Supplied information
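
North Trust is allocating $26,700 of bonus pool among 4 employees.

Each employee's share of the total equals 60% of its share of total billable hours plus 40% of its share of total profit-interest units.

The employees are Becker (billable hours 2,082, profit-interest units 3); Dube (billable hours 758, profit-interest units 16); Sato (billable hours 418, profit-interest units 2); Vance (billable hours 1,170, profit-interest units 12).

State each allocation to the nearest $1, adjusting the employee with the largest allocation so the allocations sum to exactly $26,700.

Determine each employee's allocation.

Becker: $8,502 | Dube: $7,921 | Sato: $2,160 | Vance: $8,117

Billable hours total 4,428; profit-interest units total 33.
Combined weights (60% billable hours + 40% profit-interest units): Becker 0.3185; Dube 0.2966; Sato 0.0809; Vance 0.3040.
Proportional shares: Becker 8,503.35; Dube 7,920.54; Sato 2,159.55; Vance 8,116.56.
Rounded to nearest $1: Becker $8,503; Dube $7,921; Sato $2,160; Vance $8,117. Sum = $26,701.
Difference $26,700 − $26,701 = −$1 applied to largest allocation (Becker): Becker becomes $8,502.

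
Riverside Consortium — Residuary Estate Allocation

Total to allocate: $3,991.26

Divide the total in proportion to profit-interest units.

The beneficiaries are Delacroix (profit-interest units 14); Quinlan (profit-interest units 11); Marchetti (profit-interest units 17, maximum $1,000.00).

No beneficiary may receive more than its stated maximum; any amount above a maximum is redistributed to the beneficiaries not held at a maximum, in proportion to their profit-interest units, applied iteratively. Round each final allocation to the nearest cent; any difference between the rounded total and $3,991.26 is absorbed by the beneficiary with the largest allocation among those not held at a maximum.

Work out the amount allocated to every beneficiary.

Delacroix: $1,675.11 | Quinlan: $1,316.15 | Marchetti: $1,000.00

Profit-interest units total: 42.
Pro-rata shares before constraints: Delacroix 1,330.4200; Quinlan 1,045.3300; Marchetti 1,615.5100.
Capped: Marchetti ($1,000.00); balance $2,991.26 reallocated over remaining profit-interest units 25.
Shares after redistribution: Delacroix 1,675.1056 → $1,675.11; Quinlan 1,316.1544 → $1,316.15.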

==

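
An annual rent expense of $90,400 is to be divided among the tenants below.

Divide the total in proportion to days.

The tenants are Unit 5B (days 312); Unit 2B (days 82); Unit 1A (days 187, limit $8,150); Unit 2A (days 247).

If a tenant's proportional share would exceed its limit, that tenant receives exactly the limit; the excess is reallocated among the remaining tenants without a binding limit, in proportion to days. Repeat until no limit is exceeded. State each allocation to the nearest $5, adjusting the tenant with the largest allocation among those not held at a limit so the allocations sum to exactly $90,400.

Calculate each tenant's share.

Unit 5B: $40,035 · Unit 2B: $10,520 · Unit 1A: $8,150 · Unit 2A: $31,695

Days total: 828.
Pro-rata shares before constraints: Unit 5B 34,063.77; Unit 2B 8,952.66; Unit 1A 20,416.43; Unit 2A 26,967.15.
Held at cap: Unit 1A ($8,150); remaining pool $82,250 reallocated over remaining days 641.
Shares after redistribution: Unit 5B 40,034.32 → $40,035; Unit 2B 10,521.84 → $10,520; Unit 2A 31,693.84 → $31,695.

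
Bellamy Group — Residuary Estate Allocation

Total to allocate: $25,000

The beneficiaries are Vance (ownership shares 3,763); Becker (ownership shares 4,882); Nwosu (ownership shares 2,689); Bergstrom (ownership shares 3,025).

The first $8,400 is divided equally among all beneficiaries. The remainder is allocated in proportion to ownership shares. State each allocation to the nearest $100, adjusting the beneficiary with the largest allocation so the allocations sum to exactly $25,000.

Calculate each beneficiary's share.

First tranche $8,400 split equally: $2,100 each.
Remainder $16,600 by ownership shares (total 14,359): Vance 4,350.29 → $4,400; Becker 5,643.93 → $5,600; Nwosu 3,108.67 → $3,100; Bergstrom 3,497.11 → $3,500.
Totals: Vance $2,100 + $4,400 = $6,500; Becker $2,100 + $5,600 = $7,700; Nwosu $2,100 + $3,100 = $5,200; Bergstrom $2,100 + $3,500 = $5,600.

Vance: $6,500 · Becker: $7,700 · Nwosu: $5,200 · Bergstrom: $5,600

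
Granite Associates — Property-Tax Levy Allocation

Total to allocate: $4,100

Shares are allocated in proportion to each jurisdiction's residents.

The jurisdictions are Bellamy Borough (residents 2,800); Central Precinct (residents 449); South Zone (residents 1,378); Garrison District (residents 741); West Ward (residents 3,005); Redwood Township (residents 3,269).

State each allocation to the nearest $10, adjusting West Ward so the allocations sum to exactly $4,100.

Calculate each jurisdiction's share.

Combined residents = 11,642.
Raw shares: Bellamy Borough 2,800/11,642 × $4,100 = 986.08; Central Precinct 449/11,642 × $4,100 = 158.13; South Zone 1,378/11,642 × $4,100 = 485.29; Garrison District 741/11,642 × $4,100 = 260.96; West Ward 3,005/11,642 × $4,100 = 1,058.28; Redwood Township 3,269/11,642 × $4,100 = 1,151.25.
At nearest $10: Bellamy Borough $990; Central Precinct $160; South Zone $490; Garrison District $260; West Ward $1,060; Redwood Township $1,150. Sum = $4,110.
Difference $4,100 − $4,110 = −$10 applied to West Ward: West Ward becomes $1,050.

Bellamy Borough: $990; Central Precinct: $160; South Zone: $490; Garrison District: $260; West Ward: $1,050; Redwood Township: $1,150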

About this task
In the listing above, find the line with "An annual rent" and the line with "The first $8,400"; output exactly those lines and all lines between them.

Result
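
An annual rent expense of $90,400 is to be divided among the tenants below.

Divide the total in proportion to days.

The tenants are Unit 5B (days 312); Unit 2B (days 82); Unit 1A (days 187, limit $8,150); Unit 2A (days 247).

If a tenant's proportional share would exceed its limit, that tenant receives exactly the limit; the excess is reallocated among the remaining tenants without a binding limit, in proportion to days. Repeat until no limit is exceeded. State each allocation to the nearest $5, adjusting the tenant with the largest allocation among those not held at a limit so the allocations sum to exactly $90,400.

Calculate each tenant's share.

Unit 5B: $40,035 · Unit 2B: $10,520 · Unit 1A: $8,150 · Unit 2A: $31,695

Days total: 828.
Pro-rata shares before constraints: Unit 5B 34,063.77; Unit 2B 8,952.66; Unit 1A 20,416.43; Unit 2A 26,967.15.
Held at cap: Unit 1A ($8,150); remaining pool $82,250 reallocated over remaining days 641.
Shares after redistribution: Unit 5B 40,034.32 → $40,035; Unit 2B 10,521.84 → $10,520; Unit 2A 31,693.84 → $31,695.

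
Bellamy Group — Residuary Estate Allocation

Total to allocate: $25,000

The beneficiaries are Vance (ownership shares 3,763); Becker (ownership shares 4,882); Nwosu (ownership shares 2,689); Bergstrom (ownership shares 3,025).

The first $8,400 is divided equally among all beneficiaries. The remainder is allocated in proportion to ownership shares. State each allocation to the nearest $100, adjusting the beneficiary with the largest allocation so the allocations sum to exactly $25,000.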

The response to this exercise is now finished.